# About this exercise
Every entry below should be written out again exactly.

▬▬▬▬▬▬

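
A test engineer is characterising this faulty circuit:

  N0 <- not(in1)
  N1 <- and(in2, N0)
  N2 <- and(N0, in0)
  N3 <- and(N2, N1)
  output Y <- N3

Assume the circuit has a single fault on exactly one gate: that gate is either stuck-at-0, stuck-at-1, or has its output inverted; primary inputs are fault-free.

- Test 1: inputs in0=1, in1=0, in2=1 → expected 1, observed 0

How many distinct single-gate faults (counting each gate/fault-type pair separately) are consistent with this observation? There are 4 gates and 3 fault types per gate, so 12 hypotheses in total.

Fault-free: N0=1, N1=1, N2=1, N3=1 → 1. Observed 0.
  N0 stuck-at-0: output 0 ✓
  N0 stuck-at-1: output 1 ✗
  N0 inverted output: output 0 ✓
  N1 stuck-at-0: output 0 ✓
  N1 stuck-at-1: output 1 ✗
  N1 inverted output: output 0 ✓
  N2 stuck-at-0: output 0 ✓
  N2 stuck-at-1: output 1 ✗
  N2 inverted output: output 0 ✓
  N3 stuck-at-0: output 0 ✓
  N3 stuck-at-1: output 1 ✗
  N3 inverted output: output 0 ✓
Consistent faults: {N0 stuck-at-0, N0 inverted output, N1 stuck-at-0, N1 inverted output, N2 stuck-at-0, N2 inverted output, N3 stuck-at-0, N3 inverted output} — 8 in all.

8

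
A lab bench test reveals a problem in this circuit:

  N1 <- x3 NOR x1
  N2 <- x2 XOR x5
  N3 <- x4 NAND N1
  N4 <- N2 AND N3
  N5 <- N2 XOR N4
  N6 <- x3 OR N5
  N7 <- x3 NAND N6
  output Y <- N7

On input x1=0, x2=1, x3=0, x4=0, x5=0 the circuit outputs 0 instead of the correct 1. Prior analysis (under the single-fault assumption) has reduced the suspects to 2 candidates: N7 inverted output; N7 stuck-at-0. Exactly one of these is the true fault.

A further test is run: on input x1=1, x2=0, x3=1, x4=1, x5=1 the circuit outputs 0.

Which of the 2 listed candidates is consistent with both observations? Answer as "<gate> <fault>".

Evaluate each candidate on input x1=1, x2=0, x3=1, x4=1, x5=1:
  N7 inverted output: N1=0, N2=1, N3=1, N4=1, N5=0, N6=1, N7=1 [inverted output] → 1 — eliminated
  N7 stuck-at-0: N1=0, N2=1, N3=1, N4=1, N5=0, N6=1, N7=0 [stuck-at-0] → 0 — matches
Only N7 stuck-at-0 reproduces the observed 0.

N7 stuck-at-0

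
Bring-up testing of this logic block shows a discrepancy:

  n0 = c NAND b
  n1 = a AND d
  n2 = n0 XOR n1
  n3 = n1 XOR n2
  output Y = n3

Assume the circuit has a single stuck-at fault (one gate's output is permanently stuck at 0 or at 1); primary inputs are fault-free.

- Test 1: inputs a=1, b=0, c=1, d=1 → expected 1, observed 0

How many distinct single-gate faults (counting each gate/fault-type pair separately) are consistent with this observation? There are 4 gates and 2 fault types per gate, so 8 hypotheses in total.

Fault-free: n0=1, n1=1, n2=0, n3=1 → 1. Observed 0.
  n0 stuck-at-0: output 0 ✓
  n0 stuck-at-1: output 1 ✗
  n1 stuck-at-0: output 1 ✗
  n1 stuck-at-1: output 1 ✗
  n2 stuck-at-0: output 1 ✗
  n2 stuck-at-1: output 0 ✓
  n3 stuck-at-0: output 0 ✓
  n3 stuck-at-1: output 1 ✗
Consistent faults: {n0 stuck-at-0, n2 stuck-at-1, n3 stuck-at-0} — 3 in all.

3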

▬▬▬▬▬▬

# Output for this exercise
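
A test engineer is characterising this faulty circuit:

  N0 <- not(in1)
  N1 <- and(in2, N0)
  N2 <- and(N0, in0)
  N3 <- and(N2, N1)
  output Y <- N3

Assume the circuit has a single fault on exactly one gate: that gate is either stuck-at-0, stuck-at-1, or has its output inverted; primary inputs are fault-free.

- Test 1: inputs in0=1, in1=0, in2=1 → expected 1, observed 0

How many distinct single-gate faults (counting each gate/fault-type pair separately) are consistent with this observation? There are 4 gates and 3 fault types per gate, so 12 hypotheses in total.

Fault-free: N0=1, N1=1, N2=1, N3=1 → 1. Observed 0.
  N0 stuck-at-0: output 0 ✓
  N0 stuck-at-1: output 1 ✗
  N0 inverted output: output 0 ✓
  N1 stuck-at-0: output 0 ✓
  N1 stuck-at-1: output 1 ✗
  N1 inverted output: output 0 ✓
  N2 stuck-at-0: output 0 ✓
  N2 stuck-at-1: output 1 ✗
  N2 inverted output: output 0 ✓
  N3 stuck-at-0: output 0 ✓
  N3 stuck-at-1: output 1 ✗
  N3 inverted output: output 0 ✓
Consistent faults: {N0 stuck-at-0, N0 inverted output, N1 stuck-at-0, N1 inverted output, N2 stuck-at-0, N2 inverted output, N3 stuck-at-0, N3 inverted output} — 8 in all.

8

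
A lab bench test reveals a problem in this circuit:

  N1 <- x3 NOR x1
  N2 <- x2 XOR x5
  N3 <- x4 NAND N1
  N4 <- N2 AND N3
  N5 <- N2 XOR N4
  N6 <- x3 OR N5
  N7 <- x3 NAND N6
  output Y <- N7

On input x1=0, x2=1, x3=0, x4=0, x5=0 the circuit outputs 0 instead of the correct 1. Prior analysis (under the single-fault assumption) has reduced the suspects to 2 candidates: N7 inverted output; N7 stuck-at-0. Exactly one of these is the true fault.

A further test is run: on input x1=1, x2=0, x3=1, x4=1, x5=1 the circuit outputs 0.

Which of the 2 listed candidates is consistent with both observations? Answer as "<gate> <fault>".

Evaluate each candidate on input x1=1, x2=0, x3=1, x4=1, x5=1:
  N7 inverted output: N1=0, N2=1, N3=1, N4=1, N5=0, N6=1, N7=1 [inverted output] → 1 — eliminated
  N7 stuck-at-0: N1=0, N2=1, N3=1, N4=1, N5=0, N6=1, N7=0 [stuck-at-0] → 0 — matches
Only N7 stuck-at-0 reproduces the observed 0.

N7 stuck-at-0

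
Bring-up testing of this logic block shows a discrepancy:

  n0 = c NAND b
  n1 = a AND d
  n2 = n0 XOR n1
  n3 = n1 XOR n2
  output Y = n3

Assume the circuit has a single stuck-at fault (one gate's output is permanently stuck at 0 or at 1); primary inputs are fault-free.

- Test 1: inputs a=1, b=0, c=1, d=1 → expected 1, observed 0

How many distinct single-gate faults (counting each gate/fault-type pair separately) are consistent with this observation? There are 4 gates and 2 fault types per gate, so 8 hypotheses in total.

Fault-free: n0=1, n1=1, n2=0, n3=1 → 1. Observed 0.
  n0 stuck-at-0: output 0 ✓
  n0 stuck-at-1: output 1 ✗
  n1 stuck-at-0: output 1 ✗
  n1 stuck-at-1: output 1 ✗
  n2 stuck-at-0: output 1 ✗
  n2 stuck-at-1: output 0 ✓
  n3 stuck-at-0: output 0 ✓
  n3 stuck-at-1: output 1 ✗
Consistent faults: {n0 stuck-at-0, n2 stuck-at-1, n3 stuck-at-0} — 3 in all.

3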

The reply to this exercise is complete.